ASSIGNED TASK -
All lines from the opening of the entries below through the line containing "Br2(l) + Ca(s) → 2 Br^-(aq) + Ca^2+(aq)" must be output exactly as they appear, with no other lines.

RECORD EXCERPTS -
━━━━━━━━━━━━━━━━━━━━
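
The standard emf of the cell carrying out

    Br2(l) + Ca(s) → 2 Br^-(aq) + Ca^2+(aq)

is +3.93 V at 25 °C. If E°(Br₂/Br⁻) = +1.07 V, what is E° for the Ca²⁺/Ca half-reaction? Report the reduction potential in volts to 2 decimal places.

−2.86 V

In the reaction as written the Br₂/Br⁻ couple is reduced (cathode) and Ca²⁺/Ca is oxidized (anode), so E°cell = E°(Br₂/Br⁻) − E°(Ca²⁺/Ca).
E°(Ca²⁺/Ca) = E°(cathode) − E°cell = +1.07 − (+3.93) = −2.86 V.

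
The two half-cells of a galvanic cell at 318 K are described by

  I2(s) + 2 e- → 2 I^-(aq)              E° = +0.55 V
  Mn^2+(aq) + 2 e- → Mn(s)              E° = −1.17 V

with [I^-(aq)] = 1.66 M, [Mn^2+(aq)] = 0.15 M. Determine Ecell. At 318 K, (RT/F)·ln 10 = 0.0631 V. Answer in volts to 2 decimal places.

+1.73 V

Since E°(I₂/I⁻) > E°(Mn²⁺/Mn), I₂/I⁻ serves as the cathode.
The standard potential is +0.55 − (−1.17) = +1.72 V and the balanced reaction transfers n = 2 electrons.
For the overall reaction I2(s) + Mn(s) → 2 I^-(aq) + Mn^2+(aq), Q = [I^-(aq)]^2·[Mn^2+(aq)] = 0.413, giving log Q = −0.384.
By the Nernst equation, E = +1.72 − (0.0631/2)·(−0.384) = +1.73 V.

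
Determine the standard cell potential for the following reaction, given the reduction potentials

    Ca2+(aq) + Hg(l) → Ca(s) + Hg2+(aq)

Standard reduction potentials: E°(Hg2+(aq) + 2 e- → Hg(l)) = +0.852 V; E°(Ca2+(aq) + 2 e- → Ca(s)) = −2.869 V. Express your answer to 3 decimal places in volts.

−3.721 V

Ca2+(aq) gains electrons, so the Ca²⁺/Ca couple is the cathode; the Hg²⁺/Hg couple is the anode.
E°cell = E°(cathode) − E°(anode) = −2.869 − (+0.852) = −3.721 V.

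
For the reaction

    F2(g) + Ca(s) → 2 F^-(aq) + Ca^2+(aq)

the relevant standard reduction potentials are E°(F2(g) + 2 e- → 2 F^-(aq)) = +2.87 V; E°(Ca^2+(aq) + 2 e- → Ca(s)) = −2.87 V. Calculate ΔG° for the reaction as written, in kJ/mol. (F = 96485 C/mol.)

−1108 kJ/mol

In the reaction as written F2(g) is reduced, so the F₂/F⁻ couple is the cathode and Ca²⁺/Ca is the anode.
E°cell = +2.87 − (−2.87) = +5.74 V; balancing electrons gives n = 2.
ΔG° = −nFE°cell = −(2)(96485)(+5.74) J/mol = −1108 kJ/mol.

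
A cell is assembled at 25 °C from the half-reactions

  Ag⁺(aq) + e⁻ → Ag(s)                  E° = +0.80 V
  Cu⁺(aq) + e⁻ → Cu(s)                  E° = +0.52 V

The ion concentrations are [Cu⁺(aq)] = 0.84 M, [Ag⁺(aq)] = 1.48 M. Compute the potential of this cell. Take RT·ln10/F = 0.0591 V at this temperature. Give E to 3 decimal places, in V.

+0.295 V

The Ag⁺/Ag couple has the more positive E°, so it is the cathode; Cu⁺/Cu is the anode.
The standard potential is +0.80 − (+0.52) = +0.28 V and the balanced reaction transfers n = 1 electron.
The balanced reaction is Ag⁺(aq) + Cu(s) → Ag(s) + Cu⁺(aq), so Q = [Cu⁺(aq)] / [Ag⁺(aq)] = 0.568 and log Q = −0.246.
By the Nernst equation, E = +0.28 − (0.0591/1)·(−0.246) = +0.295 V.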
━━━━━━━━━━━━━━━━━━━━
OUTPUT -
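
The standard emf of the cell carrying out

    Br2(l) + Ca(s) → 2 Br^-(aq) + Ca^2+(aq)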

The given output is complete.